▸ **Aim of the task**
Repeat the data verbatim.

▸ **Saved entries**
-----

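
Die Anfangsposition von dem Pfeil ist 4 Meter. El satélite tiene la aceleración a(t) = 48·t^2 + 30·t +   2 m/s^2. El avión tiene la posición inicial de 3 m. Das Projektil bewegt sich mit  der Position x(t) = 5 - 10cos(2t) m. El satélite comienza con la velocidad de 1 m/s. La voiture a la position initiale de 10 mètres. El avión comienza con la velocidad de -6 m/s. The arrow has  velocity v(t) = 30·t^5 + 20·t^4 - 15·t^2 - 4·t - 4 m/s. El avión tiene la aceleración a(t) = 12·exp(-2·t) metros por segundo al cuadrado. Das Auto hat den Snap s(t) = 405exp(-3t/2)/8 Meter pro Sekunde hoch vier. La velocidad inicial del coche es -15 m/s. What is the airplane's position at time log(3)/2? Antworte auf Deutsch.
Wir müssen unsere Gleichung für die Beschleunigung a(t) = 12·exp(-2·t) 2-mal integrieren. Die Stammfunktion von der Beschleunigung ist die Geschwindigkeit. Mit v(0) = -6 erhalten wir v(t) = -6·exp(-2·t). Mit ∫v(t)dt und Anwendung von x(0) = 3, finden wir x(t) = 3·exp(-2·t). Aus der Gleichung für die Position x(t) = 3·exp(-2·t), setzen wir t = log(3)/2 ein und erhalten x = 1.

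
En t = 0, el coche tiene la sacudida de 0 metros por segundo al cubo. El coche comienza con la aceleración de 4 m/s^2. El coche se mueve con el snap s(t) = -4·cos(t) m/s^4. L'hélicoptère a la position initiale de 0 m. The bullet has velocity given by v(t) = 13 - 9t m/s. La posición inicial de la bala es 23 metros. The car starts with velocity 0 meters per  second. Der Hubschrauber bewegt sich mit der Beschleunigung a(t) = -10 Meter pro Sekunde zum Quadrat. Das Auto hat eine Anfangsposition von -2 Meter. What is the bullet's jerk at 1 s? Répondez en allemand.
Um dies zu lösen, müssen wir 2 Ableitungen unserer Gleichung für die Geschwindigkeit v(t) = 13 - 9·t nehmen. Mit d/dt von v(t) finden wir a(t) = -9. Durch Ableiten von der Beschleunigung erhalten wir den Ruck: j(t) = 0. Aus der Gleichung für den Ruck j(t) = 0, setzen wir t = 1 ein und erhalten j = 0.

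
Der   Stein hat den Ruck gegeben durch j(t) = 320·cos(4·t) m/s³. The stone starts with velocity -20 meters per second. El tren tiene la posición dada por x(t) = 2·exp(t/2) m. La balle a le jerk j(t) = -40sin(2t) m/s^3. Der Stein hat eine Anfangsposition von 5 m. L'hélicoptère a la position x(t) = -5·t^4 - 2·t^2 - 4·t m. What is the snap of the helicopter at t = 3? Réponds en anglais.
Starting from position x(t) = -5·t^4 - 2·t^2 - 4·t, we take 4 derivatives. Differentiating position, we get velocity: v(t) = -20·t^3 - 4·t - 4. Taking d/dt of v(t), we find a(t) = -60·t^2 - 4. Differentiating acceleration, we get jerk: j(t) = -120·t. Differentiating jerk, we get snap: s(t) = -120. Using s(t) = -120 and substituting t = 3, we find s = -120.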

-----

▸ **Solution for this problem**
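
Die Anfangsposition von dem Pfeil ist 4 Meter. El satélite tiene la aceleración a(t) = 48·t^2 + 30·t +   2 m/s^2. El avión tiene la posición inicial de 3 m. Das Projektil bewegt sich mit  der Position x(t) = 5 - 10cos(2t) m. El satélite comienza con la velocidad de 1 m/s. La voiture a la position initiale de 10 mètres. El avión comienza con la velocidad de -6 m/s. The arrow has  velocity v(t) = 30·t^5 + 20·t^4 - 15·t^2 - 4·t - 4 m/s. El avión tiene la aceleración a(t) = 12·exp(-2·t) metros por segundo al cuadrado. Das Auto hat den Snap s(t) = 405exp(-3t/2)/8 Meter pro Sekunde hoch vier. La velocidad inicial del coche es -15 m/s. What is the airplane's position at time log(3)/2? Antworte auf Deutsch.
Wir müssen unsere Gleichung für die Beschleunigung a(t) = 12·exp(-2·t) 2-mal integrieren. Die Stammfunktion von der Beschleunigung ist die Geschwindigkeit. Mit v(0) = -6 erhalten wir v(t) = -6·exp(-2·t). Mit ∫v(t)dt und Anwendung von x(0) = 3, finden wir x(t) = 3·exp(-2·t). Aus der Gleichung für die Position x(t) = 3·exp(-2·t), setzen wir t = log(3)/2 ein und erhalten x = 1.

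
En t = 0, el coche tiene la sacudida de 0 metros por segundo al cubo. El coche comienza con la aceleración de 4 m/s^2. El coche se mueve con el snap s(t) = -4·cos(t) m/s^4. L'hélicoptère a la position initiale de 0 m. The bullet has velocity given by v(t) = 13 - 9t m/s. La posición inicial de la bala es 23 metros. The car starts with velocity 0 meters per  second. Der Hubschrauber bewegt sich mit der Beschleunigung a(t) = -10 Meter pro Sekunde zum Quadrat. Das Auto hat eine Anfangsposition von -2 Meter. What is the bullet's jerk at 1 s? Répondez en allemand.
Um dies zu lösen, müssen wir 2 Ableitungen unserer Gleichung für die Geschwindigkeit v(t) = 13 - 9·t nehmen. Mit d/dt von v(t) finden wir a(t) = -9. Durch Ableiten von der Beschleunigung erhalten wir den Ruck: j(t) = 0. Aus der Gleichung für den Ruck j(t) = 0, setzen wir t = 1 ein und erhalten j = 0.

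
Der   Stein hat den Ruck gegeben durch j(t) = 320·cos(4·t) m/s³. The stone starts with velocity -20 meters per second. El tren tiene la posición dada por x(t) = 2·exp(t/2) m. La balle a le jerk j(t) = -40sin(2t) m/s^3. Der Stein hat eine Anfangsposition von 5 m. L'hélicoptère a la position x(t) = -5·t^4 - 2·t^2 - 4·t m. What is the snap of the helicopter at t = 3? Réponds en anglais.
Starting from position x(t) = -5·t^4 - 2·t^2 - 4·t, we take 4 derivatives. Differentiating position, we get velocity: v(t) = -20·t^3 - 4·t - 4. Taking d/dt of v(t), we find a(t) = -60·t^2 - 4. Differentiating acceleration, we get jerk: j(t) = -120·t. Differentiating jerk, we get snap: s(t) = -120. Using s(t) = -120 and substituting t = 3, we find s = -120.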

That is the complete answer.